> _Exercise description_: Each record should be copied exactly, and none of them omitted.

(Collected data entries)
........

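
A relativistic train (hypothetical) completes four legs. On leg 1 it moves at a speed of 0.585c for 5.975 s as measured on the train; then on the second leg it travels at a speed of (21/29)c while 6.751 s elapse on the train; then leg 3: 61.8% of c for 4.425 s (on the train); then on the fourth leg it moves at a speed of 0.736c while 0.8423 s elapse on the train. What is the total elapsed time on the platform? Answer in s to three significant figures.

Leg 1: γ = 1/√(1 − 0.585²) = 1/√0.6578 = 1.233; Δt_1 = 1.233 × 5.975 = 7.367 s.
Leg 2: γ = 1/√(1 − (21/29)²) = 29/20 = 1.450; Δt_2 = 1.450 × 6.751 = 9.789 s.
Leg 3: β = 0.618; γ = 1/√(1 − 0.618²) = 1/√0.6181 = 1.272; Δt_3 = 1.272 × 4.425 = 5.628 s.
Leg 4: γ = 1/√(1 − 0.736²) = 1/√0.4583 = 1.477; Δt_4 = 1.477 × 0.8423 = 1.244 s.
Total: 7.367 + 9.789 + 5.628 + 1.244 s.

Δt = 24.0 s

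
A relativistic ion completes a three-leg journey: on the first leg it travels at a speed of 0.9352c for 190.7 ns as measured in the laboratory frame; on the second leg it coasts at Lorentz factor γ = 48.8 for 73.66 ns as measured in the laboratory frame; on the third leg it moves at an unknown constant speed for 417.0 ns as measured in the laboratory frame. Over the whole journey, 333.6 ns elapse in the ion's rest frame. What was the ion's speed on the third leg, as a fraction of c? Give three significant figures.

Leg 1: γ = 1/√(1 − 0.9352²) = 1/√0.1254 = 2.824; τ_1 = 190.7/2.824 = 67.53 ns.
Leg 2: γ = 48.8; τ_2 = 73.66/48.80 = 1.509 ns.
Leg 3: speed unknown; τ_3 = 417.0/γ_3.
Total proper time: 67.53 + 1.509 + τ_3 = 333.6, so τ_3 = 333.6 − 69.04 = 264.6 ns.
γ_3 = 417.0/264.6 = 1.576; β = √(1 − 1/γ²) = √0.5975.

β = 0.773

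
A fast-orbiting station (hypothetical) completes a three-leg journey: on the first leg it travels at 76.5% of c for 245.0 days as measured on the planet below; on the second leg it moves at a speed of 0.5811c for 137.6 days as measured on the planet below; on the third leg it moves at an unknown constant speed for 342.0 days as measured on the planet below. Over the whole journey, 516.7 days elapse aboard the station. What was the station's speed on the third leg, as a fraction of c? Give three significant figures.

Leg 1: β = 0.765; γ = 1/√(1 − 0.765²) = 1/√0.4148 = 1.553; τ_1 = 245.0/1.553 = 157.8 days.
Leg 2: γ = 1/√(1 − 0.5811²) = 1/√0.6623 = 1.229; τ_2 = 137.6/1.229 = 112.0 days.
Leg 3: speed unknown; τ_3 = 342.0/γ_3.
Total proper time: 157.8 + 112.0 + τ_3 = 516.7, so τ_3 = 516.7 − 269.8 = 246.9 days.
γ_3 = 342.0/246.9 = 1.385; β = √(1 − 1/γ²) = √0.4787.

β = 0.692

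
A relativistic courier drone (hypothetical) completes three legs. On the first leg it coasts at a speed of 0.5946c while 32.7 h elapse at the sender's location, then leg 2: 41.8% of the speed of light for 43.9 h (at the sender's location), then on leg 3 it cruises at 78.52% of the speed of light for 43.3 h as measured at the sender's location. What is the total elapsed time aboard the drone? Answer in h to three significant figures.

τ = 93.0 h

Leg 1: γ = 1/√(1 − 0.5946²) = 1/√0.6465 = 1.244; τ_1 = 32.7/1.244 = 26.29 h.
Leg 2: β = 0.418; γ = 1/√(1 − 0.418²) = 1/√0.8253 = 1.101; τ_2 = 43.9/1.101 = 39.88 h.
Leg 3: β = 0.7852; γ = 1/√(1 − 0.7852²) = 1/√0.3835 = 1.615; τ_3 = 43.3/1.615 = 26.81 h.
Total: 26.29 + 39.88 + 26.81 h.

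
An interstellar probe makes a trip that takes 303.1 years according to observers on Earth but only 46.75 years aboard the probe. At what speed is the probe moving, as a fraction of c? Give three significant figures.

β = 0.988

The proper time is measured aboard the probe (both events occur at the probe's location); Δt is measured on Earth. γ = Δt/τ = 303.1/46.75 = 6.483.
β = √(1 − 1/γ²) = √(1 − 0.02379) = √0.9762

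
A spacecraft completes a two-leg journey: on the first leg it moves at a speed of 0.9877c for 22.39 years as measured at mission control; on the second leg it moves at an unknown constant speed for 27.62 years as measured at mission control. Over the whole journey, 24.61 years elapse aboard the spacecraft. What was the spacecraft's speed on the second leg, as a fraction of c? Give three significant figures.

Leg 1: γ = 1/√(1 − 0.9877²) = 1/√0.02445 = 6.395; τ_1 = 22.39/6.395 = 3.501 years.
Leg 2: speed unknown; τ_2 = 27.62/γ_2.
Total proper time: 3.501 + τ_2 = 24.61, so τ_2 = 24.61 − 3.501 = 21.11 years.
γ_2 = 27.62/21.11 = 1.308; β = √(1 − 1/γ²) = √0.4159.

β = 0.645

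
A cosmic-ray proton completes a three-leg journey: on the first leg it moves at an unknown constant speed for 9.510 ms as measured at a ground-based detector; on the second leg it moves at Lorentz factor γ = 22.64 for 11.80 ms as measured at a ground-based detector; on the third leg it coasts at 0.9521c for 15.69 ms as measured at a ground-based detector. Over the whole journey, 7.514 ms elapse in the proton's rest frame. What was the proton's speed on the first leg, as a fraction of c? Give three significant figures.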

........

> _Task output_:
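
A relativistic train (hypothetical) completes four legs. On leg 1 it moves at a speed of 0.585c for 5.975 s as measured on the train; then on the second leg it travels at a speed of (21/29)c while 6.751 s elapse on the train; then leg 3: 61.8% of c for 4.425 s (on the train); then on the fourth leg it moves at a speed of 0.736c while 0.8423 s elapse on the train. What is the total elapsed time on the platform? Answer in s to three significant figures.

Leg 1: γ = 1/√(1 − 0.585²) = 1/√0.6578 = 1.233; Δt_1 = 1.233 × 5.975 = 7.367 s.
Leg 2: γ = 1/√(1 − (21/29)²) = 29/20 = 1.450; Δt_2 = 1.450 × 6.751 = 9.789 s.
Leg 3: β = 0.618; γ = 1/√(1 − 0.618²) = 1/√0.6181 = 1.272; Δt_3 = 1.272 × 4.425 = 5.628 s.
Leg 4: γ = 1/√(1 − 0.736²) = 1/√0.4583 = 1.477; Δt_4 = 1.477 × 0.8423 = 1.244 s.
Total: 7.367 + 9.789 + 5.628 + 1.244 s.

Δt = 24.0 s

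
A relativistic ion completes a three-leg journey: on the first leg it travels at a speed of 0.9352c for 190.7 ns as measured in the laboratory frame; on the second leg it coasts at Lorentz factor γ = 48.8 for 73.66 ns as measured in the laboratory frame; on the third leg it moves at an unknown constant speed for 417.0 ns as measured in the laboratory frame. Over the whole journey, 333.6 ns elapse in the ion's rest frame. What was the ion's speed on the third leg, as a fraction of c? Give three significant figures.

Leg 1: γ = 1/√(1 − 0.9352²) = 1/√0.1254 = 2.824; τ_1 = 190.7/2.824 = 67.53 ns.
Leg 2: γ = 48.8; τ_2 = 73.66/48.80 = 1.509 ns.
Leg 3: speed unknown; τ_3 = 417.0/γ_3.
Total proper time: 67.53 + 1.509 + τ_3 = 333.6, so τ_3 = 333.6 − 69.04 = 264.6 ns.
γ_3 = 417.0/264.6 = 1.576; β = √(1 − 1/γ²) = √0.5975.

β = 0.773

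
A fast-orbiting station (hypothetical) completes a three-leg journey: on the first leg it travels at 76.5% of c for 245.0 days as measured on the planet below; on the second leg it moves at a speed of 0.5811c for 137.6 days as measured on the planet below; on the third leg it moves at an unknown constant speed for 342.0 days as measured on the planet below. Over the whole journey, 516.7 days elapse aboard the station. What was the station's speed on the third leg, as a fraction of c? Give three significant figures.

Leg 1: β = 0.765; γ = 1/√(1 − 0.765²) = 1/√0.4148 = 1.553; τ_1 = 245.0/1.553 = 157.8 days.
Leg 2: γ = 1/√(1 − 0.5811²) = 1/√0.6623 = 1.229; τ_2 = 137.6/1.229 = 112.0 days.
Leg 3: speed unknown; τ_3 = 342.0/γ_3.
Total proper time: 157.8 + 112.0 + τ_3 = 516.7, so τ_3 = 516.7 − 269.8 = 246.9 days.
γ_3 = 342.0/246.9 = 1.385; β = √(1 − 1/γ²) = √0.4787.

β = 0.692

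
A relativistic courier drone (hypothetical) completes three legs. On the first leg it coasts at a speed of 0.5946c while 32.7 h elapse at the sender's location, then leg 2: 41.8% of the speed of light for 43.9 h (at the sender's location), then on leg 3 it cruises at 78.52% of the speed of light for 43.3 h as measured at the sender's location. What is the total elapsed time aboard the drone? Answer in h to three significant figures.

τ = 93.0 h

Leg 1: γ = 1/√(1 − 0.5946²) = 1/√0.6465 = 1.244; τ_1 = 32.7/1.244 = 26.29 h.
Leg 2: β = 0.418; γ = 1/√(1 − 0.418²) = 1/√0.8253 = 1.101; τ_2 = 43.9/1.101 = 39.88 h.
Leg 3: β = 0.7852; γ = 1/√(1 − 0.7852²) = 1/√0.3835 = 1.615; τ_3 = 43.3/1.615 = 26.81 h.
Total: 26.29 + 39.88 + 26.81 h.

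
An interstellar probe makes a trip that takes 303.1 years according to observers on Earth but only 46.75 years aboard the probe. At what speed is the probe moving, as a fraction of c? Give three significant figures.

β = 0.988

The proper time is measured aboard the probe (both events occur at the probe's location); Δt is measured on Earth. γ = Δt/τ = 303.1/46.75 = 6.483.
β = √(1 − 1/γ²) = √(1 − 0.02379) = √0.9762

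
A spacecraft completes a two-leg journey: on the first leg it moves at a speed of 0.9877c for 22.39 years as measured at mission control; on the second leg it moves at an unknown constant speed for 27.62 years as measured at mission control. Over the whole journey, 24.61 years elapse aboard the spacecraft. What was the spacecraft's speed on the second leg, as a fraction of c? Give three significant figures.

Leg 1: γ = 1/√(1 − 0.9877²) = 1/√0.02445 = 6.395; τ_1 = 22.39/6.395 = 3.501 years.
Leg 2: speed unknown; τ_2 = 27.62/γ_2.
Total proper time: 3.501 + τ_2 = 24.61, so τ_2 = 24.61 − 3.501 = 21.11 years.
γ_2 = 27.62/21.11 = 1.308; β = √(1 − 1/γ²) = √0.4159.

β = 0.645

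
A cosmic-ray proton completes a three-leg journey: on the first leg it moves at an unknown constant speed for 9.510 ms as measured at a ground-based detector; on the second leg it moves at Lorentz factor γ = 22.64 for 11.80 ms as measured at a ground-based detector; on the third leg it coasts at 0.9521c for 15.69 ms as measured at a ground-based detector. Over the whole journey, 7.514 ms elapse in the proton's rest frame. What was the proton's speed on the first leg, as a fraction of c? Give three significant figures.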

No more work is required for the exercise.